■ **Your goal**
Reproduce the whole listing below exactly.

= Beginning of Section =

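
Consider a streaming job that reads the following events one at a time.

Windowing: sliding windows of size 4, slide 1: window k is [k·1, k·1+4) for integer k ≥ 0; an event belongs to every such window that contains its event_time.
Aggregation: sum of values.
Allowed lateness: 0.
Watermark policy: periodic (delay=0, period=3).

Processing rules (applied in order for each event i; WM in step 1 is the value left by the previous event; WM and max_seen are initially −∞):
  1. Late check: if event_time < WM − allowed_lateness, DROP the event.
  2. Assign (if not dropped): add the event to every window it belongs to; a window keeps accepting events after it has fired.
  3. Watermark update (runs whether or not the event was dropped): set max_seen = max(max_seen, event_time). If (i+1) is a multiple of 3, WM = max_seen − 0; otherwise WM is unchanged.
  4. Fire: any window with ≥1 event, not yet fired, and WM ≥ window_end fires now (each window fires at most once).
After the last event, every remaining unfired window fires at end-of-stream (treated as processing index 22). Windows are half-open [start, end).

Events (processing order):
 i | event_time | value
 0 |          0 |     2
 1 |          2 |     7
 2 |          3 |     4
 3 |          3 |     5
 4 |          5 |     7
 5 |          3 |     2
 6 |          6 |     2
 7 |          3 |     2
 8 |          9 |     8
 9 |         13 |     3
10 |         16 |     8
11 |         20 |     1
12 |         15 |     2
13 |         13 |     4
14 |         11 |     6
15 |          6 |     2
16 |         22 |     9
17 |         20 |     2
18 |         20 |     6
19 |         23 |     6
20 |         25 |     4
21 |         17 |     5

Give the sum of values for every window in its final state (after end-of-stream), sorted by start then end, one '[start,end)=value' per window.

i=0 t=0 v=2: → [0,4); WM=−∞
i=1 t=2 v=7: → [2,6),[1,5),[0,4); WM=−∞
i=2 t=3 v=4: → [3,7),[2,6),[1,5),[0,4); WM=3
i=3 t=3 v=5: → [3,7),[2,6),[1,5),[0,4); WM=3
i=4 t=5 v=7: → [5,9),[4,8),[3,7),[2,6); WM=3
i=5 t=3 v=2: → [3,7),[2,6),[1,5),[0,4); WM=5; [0,4) fires=20 [1,5) fires=18
i=6 t=6 v=2: → [6,10),[5,9),[4,8),[3,7); WM=5
i=7 t=3 v=2: DROP (t<5-0); WM=5
i=8 t=9 v=8: → [9,13),[8,12),[7,11),[6,10); WM=9; [2,6) fires=25 [3,7) fires=20 [4,8) fires=9 [5,9) fires=9
i=9 t=13 v=3: → [13,17),[12,16),[11,15),[10,14); WM=9
i=10 t=16 v=8: → [16,20),[15,19),[14,18),[13,17); WM=9
i=11 t=20 v=1: → [20,24),[19,23),[18,22),[17,21); WM=20; [6,10) fires=10 [7,11) fires=8 [8,12) fires=8 [9,13) fires=8 [10,14) fires=3 [11,15) fires=3 [12,16) fires=3 [13,17) fires=11 [14,18) fires=8 [15,19) fires=8 [16,20) fires=8
i=12 t=15 v=2: DROP (t<20-0); WM=20
i=13 t=13 v=4: DROP (t<20-0); WM=20
i=14 t=11 v=6: DROP (t<20-0); WM=20
i=15 t=6 v=2: DROP (t<20-0); WM=20
i=16 t=22 v=9: → [22,26),[21,25),[20,24),[19,23); WM=20
i=17 t=20 v=2: → [20,24),[19,23),[18,22),[17,21); WM=22; [17,21) fires=3 [18,22) fires=3
i=18 t=20 v=6: DROP (t<22-0); WM=22
i=19 t=23 v=6: → [23,27),[22,26),[21,25),[20,24); WM=22
i=20 t=25 v=4: → [25,29),[24,28),[23,27),[22,26); WM=25; [19,23) fires=12 [20,24) fires=18 [21,25) fires=15
i=21 t=17 v=5: DROP (t<25-0); WM=25

[0,4)=20 [1,5)=18 [2,6)=25 [3,7)=20 [4,8)=9 [5,9)=9 [6,10)=10 [7,11)=8 [8,12)=8 [9,13)=8 [10,14)=3 [11,15)=3 [12,16)=3 [13,17)=11 [14,18)=8 [15,19)=8 [16,20)=8 [17,21)=3 [18,22)=3 [19,23)=12 [20,24)=18 [21,25)=15 [22,26)=19 [23,27)=10 [24,28)=4 [25,29)=4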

= End of Section =

■ **Problem solution**
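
Consider a streaming job that reads the following events one at a time.

Windowing: sliding windows of size 4, slide 1: window k is [k·1, k·1+4) for integer k ≥ 0; an event belongs to every such window that contains its event_time.
Aggregation: sum of values.
Allowed lateness: 0.
Watermark policy: periodic (delay=0, period=3).

Processing rules (applied in order for each event i; WM in step 1 is the value left by the previous event; WM and max_seen are initially −∞):
  1. Late check: if event_time < WM − allowed_lateness, DROP the event.
  2. Assign (if not dropped): add the event to every window it belongs to; a window keeps accepting events after it has fired.
  3. Watermark update (runs whether or not the event was dropped): set max_seen = max(max_seen, event_time). If (i+1) is a multiple of 3, WM = max_seen − 0; otherwise WM is unchanged.
  4. Fire: any window with ≥1 event, not yet fired, and WM ≥ window_end fires now (each window fires at most once).
After the last event, every remaining unfired window fires at end-of-stream (treated as processing index 22). Windows are half-open [start, end).

Events (processing order):
 i | event_time | value
 0 |          0 |     2
 1 |          2 |     7
 2 |          3 |     4
 3 |          3 |     5
 4 |          5 |     7
 5 |          3 |     2
 6 |          6 |     2
 7 |          3 |     2
 8 |          9 |     8
 9 |         13 |     3
10 |         16 |     8
11 |         20 |     1
12 |         15 |     2
13 |         13 |     4
14 |         11 |     6
15 |          6 |     2
16 |         22 |     9
17 |         20 |     2
18 |         20 |     6
19 |         23 |     6
20 |         25 |     4
21 |         17 |     5

Give the sum of values for every window in its final state (after end-of-stream), sorted by start then end, one '[start,end)=value' per window.

i=0 t=0 v=2: → [0,4); WM=−∞
i=1 t=2 v=7: → [2,6),[1,5),[0,4); WM=−∞
i=2 t=3 v=4: → [3,7),[2,6),[1,5),[0,4); WM=3
i=3 t=3 v=5: → [3,7),[2,6),[1,5),[0,4); WM=3
i=4 t=5 v=7: → [5,9),[4,8),[3,7),[2,6); WM=3
i=5 t=3 v=2: → [3,7),[2,6),[1,5),[0,4); WM=5; [0,4) fires=20 [1,5) fires=18
i=6 t=6 v=2: → [6,10),[5,9),[4,8),[3,7); WM=5
i=7 t=3 v=2: DROP (t<5-0); WM=5
i=8 t=9 v=8: → [9,13),[8,12),[7,11),[6,10); WM=9; [2,6) fires=25 [3,7) fires=20 [4,8) fires=9 [5,9) fires=9
i=9 t=13 v=3: → [13,17),[12,16),[11,15),[10,14); WM=9
i=10 t=16 v=8: → [16,20),[15,19),[14,18),[13,17); WM=9
i=11 t=20 v=1: → [20,24),[19,23),[18,22),[17,21); WM=20; [6,10) fires=10 [7,11) fires=8 [8,12) fires=8 [9,13) fires=8 [10,14) fires=3 [11,15) fires=3 [12,16) fires=3 [13,17) fires=11 [14,18) fires=8 [15,19) fires=8 [16,20) fires=8
i=12 t=15 v=2: DROP (t<20-0); WM=20
i=13 t=13 v=4: DROP (t<20-0); WM=20
i=14 t=11 v=6: DROP (t<20-0); WM=20
i=15 t=6 v=2: DROP (t<20-0); WM=20
i=16 t=22 v=9: → [22,26),[21,25),[20,24),[19,23); WM=20
i=17 t=20 v=2: → [20,24),[19,23),[18,22),[17,21); WM=22; [17,21) fires=3 [18,22) fires=3
i=18 t=20 v=6: DROP (t<22-0); WM=22
i=19 t=23 v=6: → [23,27),[22,26),[21,25),[20,24); WM=22
i=20 t=25 v=4: → [25,29),[24,28),[23,27),[22,26); WM=25; [19,23) fires=12 [20,24) fires=18 [21,25) fires=15
i=21 t=17 v=5: DROP (t<25-0); WM=25

[0,4)=20 [1,5)=18 [2,6)=25 [3,7)=20 [4,8)=9 [5,9)=9 [6,10)=10 [7,11)=8 [8,12)=8 [9,13)=8 [10,14)=3 [11,15)=3 [12,16)=3 [13,17)=11 [14,18)=8 [15,19)=8 [16,20)=8 [17,21)=3 [18,22)=3 [19,23)=12 [20,24)=18 [21,25)=15 [22,26)=19 [23,27)=10 [24,28)=4 [25,29)=4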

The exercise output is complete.